* [WORK REQUIRED] Would you please transcribe the records below from the line with "Boxes with sizes" through their final line, exactly and with no other lines?

(Stored data)
----
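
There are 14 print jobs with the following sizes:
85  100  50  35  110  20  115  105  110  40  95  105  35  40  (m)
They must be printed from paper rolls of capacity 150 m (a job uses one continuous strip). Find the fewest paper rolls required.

8

Total = 115 + 110 + 110 + 105 + 105 + 100 + 95 + 85 + 50 + 40 + 40 + 35 + 35 + 20 = 1045 m.
Lower bound: ⌈1045/150⌉ = 7 paper rolls.
Also, 8 print jobs each exceed 75 m, and no two of those can share a roll, so at least 8 paper rolls are needed.
A packing using 8 paper rolls:
  roll 1: 115 + 35 = 150
  roll 2: 110 + 40 = 150
  roll 3: 110 + 40 = 150
  roll 4: 105 + 35 = 140
  roll 5: 105 + 20 = 125
  roll 6: 100 + 50 = 150
  roll 7: 95 = 95
  roll 8: 85 = 85
This matches the lower bound, so 8 is optimal.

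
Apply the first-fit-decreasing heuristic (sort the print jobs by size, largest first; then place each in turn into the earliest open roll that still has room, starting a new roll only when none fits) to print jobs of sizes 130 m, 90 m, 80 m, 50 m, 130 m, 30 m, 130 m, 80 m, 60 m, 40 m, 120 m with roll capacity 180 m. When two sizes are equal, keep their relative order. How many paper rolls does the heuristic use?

Sorted descending: 130, 130, 130, 120, 90, 80, 80, 60, 50, 40, 30.
  130 → roll 1 (new)  [load 130/180]
  130 → roll 2 (new)  [load 130/180]
  130 → roll 3 (new)  [load 130/180]
  120 → roll 4 (new)  [load 120/180]
  90 → roll 5 (new)  [load 90/180]
  80 → roll 5  [load 170/180]
  80 → roll 6 (new)  [load 80/180]
  60 → roll 4  [load 180/180]
  50 → roll 1  [load 180/180]
  40 → roll 2  [load 170/180]
  30 → roll 3  [load 160/180]
6 paper rolls opened.

6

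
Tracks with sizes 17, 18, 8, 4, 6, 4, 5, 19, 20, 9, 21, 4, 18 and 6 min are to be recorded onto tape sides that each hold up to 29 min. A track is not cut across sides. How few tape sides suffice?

6

Total = 21 + 20 + 19 + 18 + 18 + 17 + 9 + 8 + 6 + 6 + 5 + 4 + 4 + 4 = 159 min.
Lower bound: ⌈159/29⌉ = 6 tape sides.
A packing using 6 tape sides:
  side 1: 21 + 8 = 29
  side 2: 20 + 9 = 29
  side 3: 19 + 6 + 4 = 29
  side 4: 18 + 6 + 5 = 29
  side 5: 18 + 4 + 4 = 26
  side 6: 17 = 17
This matches the lower bound, so 6 is optimal.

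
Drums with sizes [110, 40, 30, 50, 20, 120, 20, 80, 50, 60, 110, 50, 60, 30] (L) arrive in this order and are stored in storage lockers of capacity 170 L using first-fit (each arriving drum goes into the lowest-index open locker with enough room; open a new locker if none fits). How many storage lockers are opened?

  110 → locker 1 (new)  [load 110/170]
  40 → locker 1  [load 150/170]
  30 → locker 2 (new)  [load 30/170]
  50 → locker 2  [load 80/170]
  20 → locker 1  [load 170/170]
  120 → locker 3 (new)  [load 120/170]
  20 → locker 2  [load 100/170]
  80 → locker 4 (new)  [load 80/170]
  50 → locker 2  [load 150/170]
  60 → locker 4  [load 140/170]
  110 → locker 5 (new)  [load 110/170]
  50 → locker 3  [load 170/170]
  60 → locker 5  [load 170/170]
  30 → locker 4  [load 170/170]
5 storage lockers opened.

5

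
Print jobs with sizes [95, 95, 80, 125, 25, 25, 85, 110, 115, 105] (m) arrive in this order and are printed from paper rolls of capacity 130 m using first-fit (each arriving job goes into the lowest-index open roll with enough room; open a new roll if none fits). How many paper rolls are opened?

8

  95 → roll 1 (new)  [load 95/130]
  95 → roll 2 (new)  [load 95/130]
  80 → roll 3 (new)  [load 80/130]
  125 → roll 4 (new)  [load 125/130]
  25 → roll 1  [load 120/130]
  25 → roll 2  [load 120/130]
  85 → roll 5 (new)  [load 85/130]
  110 → roll 6 (new)  [load 110/130]
  115 → roll 7 (new)  [load 115/130]
  105 → roll 8 (new)  [load 105/130]
8 paper rolls opened.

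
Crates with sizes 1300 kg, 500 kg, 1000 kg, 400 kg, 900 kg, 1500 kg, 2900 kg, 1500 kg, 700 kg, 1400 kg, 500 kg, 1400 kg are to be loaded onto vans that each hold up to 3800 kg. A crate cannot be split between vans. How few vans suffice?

4

Total = 2900 + 1500 + 1500 + 1400 + 1400 + 1300 + 1000 + 900 + 700 + 500 + 500 + 400 = 14000 kg.
Lower bound: ⌈14000/3800⌉ = 4 vans.
A packing using 4 vans:
  van 1: 2900 + 900 = 3800
  van 2: 1500 + 1500 + 700 = 3700
  van 3: 1400 + 1400 + 1000 = 3800
  van 4: 1300 + 500 + 500 + 400 = 2700
This matches the lower bound, so 4 is optimal.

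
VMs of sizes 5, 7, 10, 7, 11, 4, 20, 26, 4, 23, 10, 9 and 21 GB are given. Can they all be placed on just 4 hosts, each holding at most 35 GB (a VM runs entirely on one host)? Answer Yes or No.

Total = 157 GB; ⌈157/35⌉ = 5.
At least 5 hosts are required, but only 4 are allowed.

No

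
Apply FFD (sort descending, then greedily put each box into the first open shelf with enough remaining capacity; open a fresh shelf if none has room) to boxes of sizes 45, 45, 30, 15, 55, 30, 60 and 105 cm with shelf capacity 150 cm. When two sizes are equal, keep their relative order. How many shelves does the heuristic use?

Sorted descending: 105, 60, 55, 45, 45, 30, 30, 15.
  105 → shelf 1 (new)  [load 105/150]
  60 → shelf 2 (new)  [load 60/150]
  55 → shelf 2  [load 115/150]
  45 → shelf 1  [load 150/150]
  45 → shelf 3 (new)  [load 45/150]
  30 → shelf 2  [load 145/150]
  30 → shelf 3  [load 75/150]
  15 → shelf 3  [load 90/150]
3 shelves opened.

3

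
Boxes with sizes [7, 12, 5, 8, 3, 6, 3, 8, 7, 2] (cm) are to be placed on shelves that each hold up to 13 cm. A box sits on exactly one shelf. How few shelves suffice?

Total = 12 + 8 + 8 + 7 + 7 + 6 + 5 + 3 + 3 + 2 = 61 cm.
Lower bound: ⌈61/13⌉ = 5 shelves.
A packing using 5 shelves:
  shelf 1: 12 = 12
  shelf 2: 8 + 5 = 13
  shelf 3: 8 + 3 + 2 = 13
  shelf 4: 7 + 6 = 13
  shelf 5: 7 + 3 = 10
This matches the lower bound, so 5 is optimal.

5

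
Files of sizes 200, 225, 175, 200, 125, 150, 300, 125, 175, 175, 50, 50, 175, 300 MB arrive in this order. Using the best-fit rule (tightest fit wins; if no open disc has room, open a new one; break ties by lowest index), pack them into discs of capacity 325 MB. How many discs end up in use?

9

  200 → disc 1 (new)  [load 200/325]
  225 → disc 2 (new)  [load 225/325]
  175 → disc 3 (new)  [load 175/325]
  200 → disc 4 (new)  [load 200/325]
  125 → disc 1  [load 325/325]
  150 → disc 3  [load 325/325]
  300 → disc 5 (new)  [load 300/325]
  125 → disc 4  [load 325/325]
  175 → disc 6 (new)  [load 175/325]
  175 → disc 7 (new)  [load 175/325]
  50 → disc 2  [load 275/325]
  50 → disc 2  [load 325/325]
  175 → disc 8 (new)  [load 175/325]
  300 → disc 9 (new)  [load 300/325]
9 discs opened.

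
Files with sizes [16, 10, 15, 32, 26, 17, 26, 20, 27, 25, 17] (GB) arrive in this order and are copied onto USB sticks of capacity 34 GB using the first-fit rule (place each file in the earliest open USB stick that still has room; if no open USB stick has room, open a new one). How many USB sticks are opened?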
----
* [ANSWER SECTION]
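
Boxes with sizes [7, 12, 5, 8, 3, 6, 3, 8, 7, 2] (cm) are to be placed on shelves that each hold up to 13 cm. A box sits on exactly one shelf. How few shelves suffice?

Total = 12 + 8 + 8 + 7 + 7 + 6 + 5 + 3 + 3 + 2 = 61 cm.
Lower bound: ⌈61/13⌉ = 5 shelves.
A packing using 5 shelves:
  shelf 1: 12 = 12
  shelf 2: 8 + 5 = 13
  shelf 3: 8 + 3 + 2 = 13
  shelf 4: 7 + 6 = 13
  shelf 5: 7 + 3 = 10
This matches the lower bound, so 5 is optimal.

5

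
Files of sizes 200, 225, 175, 200, 125, 150, 300, 125, 175, 175, 50, 50, 175, 300 MB arrive in this order. Using the best-fit rule (tightest fit wins; if no open disc has room, open a new one; break ties by lowest index), pack them into discs of capacity 325 MB. How many discs end up in use?

9

  200 → disc 1 (new)  [load 200/325]
  225 → disc 2 (new)  [load 225/325]
  175 → disc 3 (new)  [load 175/325]
  200 → disc 4 (new)  [load 200/325]
  125 → disc 1  [load 325/325]
  150 → disc 3  [load 325/325]
  300 → disc 5 (new)  [load 300/325]
  125 → disc 4  [load 325/325]
  175 → disc 6 (new)  [load 175/325]
  175 → disc 7 (new)  [load 175/325]
  50 → disc 2  [load 275/325]
  50 → disc 2  [load 325/325]
  175 → disc 8 (new)  [load 175/325]
  300 → disc 9 (new)  [load 300/325]
9 discs opened.

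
Files with sizes [16, 10, 15, 32, 26, 17, 26, 20, 27, 25, 17] (GB) arrive in this order and are copied onto USB sticks of capacity 34 GB using the first-fit rule (place each file in the earliest open USB stick that still has room; if no open USB stick has room, open a new one). How many USB sticks are opened?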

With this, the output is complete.